» **EXERCISE DESCRIPTION**: From the records below, print exactly the lines starting at the one containing "A game costs" and ending at the one containing "- P(the alarm triggers | there is no", ends included, and nothing else.

(Data records)
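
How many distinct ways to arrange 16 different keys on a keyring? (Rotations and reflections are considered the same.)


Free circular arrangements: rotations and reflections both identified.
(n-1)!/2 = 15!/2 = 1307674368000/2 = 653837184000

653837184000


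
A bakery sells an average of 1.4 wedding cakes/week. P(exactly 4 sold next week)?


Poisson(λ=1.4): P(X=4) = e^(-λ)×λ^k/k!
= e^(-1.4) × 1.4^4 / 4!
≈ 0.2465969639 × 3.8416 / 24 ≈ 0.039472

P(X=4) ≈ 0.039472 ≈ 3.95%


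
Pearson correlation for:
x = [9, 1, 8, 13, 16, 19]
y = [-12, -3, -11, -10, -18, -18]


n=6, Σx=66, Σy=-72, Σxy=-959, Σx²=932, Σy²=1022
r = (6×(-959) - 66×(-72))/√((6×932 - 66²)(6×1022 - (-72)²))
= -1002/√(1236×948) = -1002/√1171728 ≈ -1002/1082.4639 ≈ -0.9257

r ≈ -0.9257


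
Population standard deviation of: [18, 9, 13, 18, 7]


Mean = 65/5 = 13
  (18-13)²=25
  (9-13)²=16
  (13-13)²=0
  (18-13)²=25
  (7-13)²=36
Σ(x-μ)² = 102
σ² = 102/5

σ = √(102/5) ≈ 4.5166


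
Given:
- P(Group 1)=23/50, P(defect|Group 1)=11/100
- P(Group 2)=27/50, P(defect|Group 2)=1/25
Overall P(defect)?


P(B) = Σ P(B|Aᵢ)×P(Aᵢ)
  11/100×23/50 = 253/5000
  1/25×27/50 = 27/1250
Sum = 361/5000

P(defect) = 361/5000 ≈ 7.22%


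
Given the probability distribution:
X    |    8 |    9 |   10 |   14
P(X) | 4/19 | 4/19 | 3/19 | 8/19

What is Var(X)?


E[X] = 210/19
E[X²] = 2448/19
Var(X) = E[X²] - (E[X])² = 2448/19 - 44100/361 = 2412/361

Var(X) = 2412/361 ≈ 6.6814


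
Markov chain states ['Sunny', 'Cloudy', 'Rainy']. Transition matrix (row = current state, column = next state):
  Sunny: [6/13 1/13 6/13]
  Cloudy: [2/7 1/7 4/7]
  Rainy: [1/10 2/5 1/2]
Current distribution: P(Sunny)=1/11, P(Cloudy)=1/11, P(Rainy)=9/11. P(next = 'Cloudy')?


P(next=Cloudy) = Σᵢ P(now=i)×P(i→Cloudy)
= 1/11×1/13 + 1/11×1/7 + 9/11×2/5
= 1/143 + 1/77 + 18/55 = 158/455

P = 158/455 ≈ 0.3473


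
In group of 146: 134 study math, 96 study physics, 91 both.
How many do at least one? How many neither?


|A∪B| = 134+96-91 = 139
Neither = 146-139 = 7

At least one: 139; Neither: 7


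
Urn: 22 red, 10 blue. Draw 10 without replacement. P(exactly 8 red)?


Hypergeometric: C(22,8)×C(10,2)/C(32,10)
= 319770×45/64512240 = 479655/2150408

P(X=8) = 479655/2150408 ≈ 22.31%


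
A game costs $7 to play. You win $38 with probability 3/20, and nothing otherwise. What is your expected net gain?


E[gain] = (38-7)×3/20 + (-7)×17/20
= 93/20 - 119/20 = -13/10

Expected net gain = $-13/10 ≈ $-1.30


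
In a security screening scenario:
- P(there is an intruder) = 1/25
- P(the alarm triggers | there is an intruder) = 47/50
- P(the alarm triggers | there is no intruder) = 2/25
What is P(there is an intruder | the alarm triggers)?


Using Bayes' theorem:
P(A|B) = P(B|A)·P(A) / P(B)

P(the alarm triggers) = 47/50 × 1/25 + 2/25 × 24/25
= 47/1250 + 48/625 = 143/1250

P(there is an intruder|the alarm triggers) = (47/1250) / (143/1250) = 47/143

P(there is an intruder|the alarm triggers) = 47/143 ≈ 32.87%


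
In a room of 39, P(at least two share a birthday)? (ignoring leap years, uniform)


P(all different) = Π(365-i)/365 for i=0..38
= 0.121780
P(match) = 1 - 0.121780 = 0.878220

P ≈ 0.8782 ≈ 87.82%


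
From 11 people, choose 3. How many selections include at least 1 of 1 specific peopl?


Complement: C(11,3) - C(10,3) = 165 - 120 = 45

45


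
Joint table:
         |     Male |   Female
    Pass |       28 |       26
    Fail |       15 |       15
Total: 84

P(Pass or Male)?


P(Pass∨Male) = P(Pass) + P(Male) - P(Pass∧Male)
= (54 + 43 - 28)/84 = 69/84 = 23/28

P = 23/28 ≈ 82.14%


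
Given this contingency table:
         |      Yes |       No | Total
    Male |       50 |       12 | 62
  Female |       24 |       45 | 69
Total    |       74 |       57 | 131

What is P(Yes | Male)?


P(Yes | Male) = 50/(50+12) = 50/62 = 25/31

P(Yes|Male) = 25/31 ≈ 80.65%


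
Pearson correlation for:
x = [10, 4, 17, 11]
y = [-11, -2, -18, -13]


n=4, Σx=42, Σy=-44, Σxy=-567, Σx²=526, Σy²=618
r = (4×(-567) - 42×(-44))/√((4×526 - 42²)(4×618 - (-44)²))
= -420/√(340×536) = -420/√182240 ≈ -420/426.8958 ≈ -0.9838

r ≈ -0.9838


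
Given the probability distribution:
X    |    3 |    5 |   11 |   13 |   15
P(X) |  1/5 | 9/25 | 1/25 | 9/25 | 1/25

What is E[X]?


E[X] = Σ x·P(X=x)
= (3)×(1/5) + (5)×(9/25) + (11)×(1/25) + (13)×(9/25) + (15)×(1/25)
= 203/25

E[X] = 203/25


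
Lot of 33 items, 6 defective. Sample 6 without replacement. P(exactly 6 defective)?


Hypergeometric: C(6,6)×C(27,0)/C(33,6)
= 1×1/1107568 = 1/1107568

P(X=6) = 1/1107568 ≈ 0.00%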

» **RESULT FOR THIS TASK**:
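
A game costs $7 to play. You win $38 with probability 3/20, and nothing otherwise. What is your expected net gain?


E[gain] = (38-7)×3/20 + (-7)×17/20
= 93/20 - 119/20 = -13/10

Expected net gain = $-13/10 ≈ $-1.30


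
In a security screening scenario:
- P(there is an intruder) = 1/25
- P(the alarm triggers | there is an intruder) = 47/50
- P(the alarm triggers | there is no intruder) = 2/25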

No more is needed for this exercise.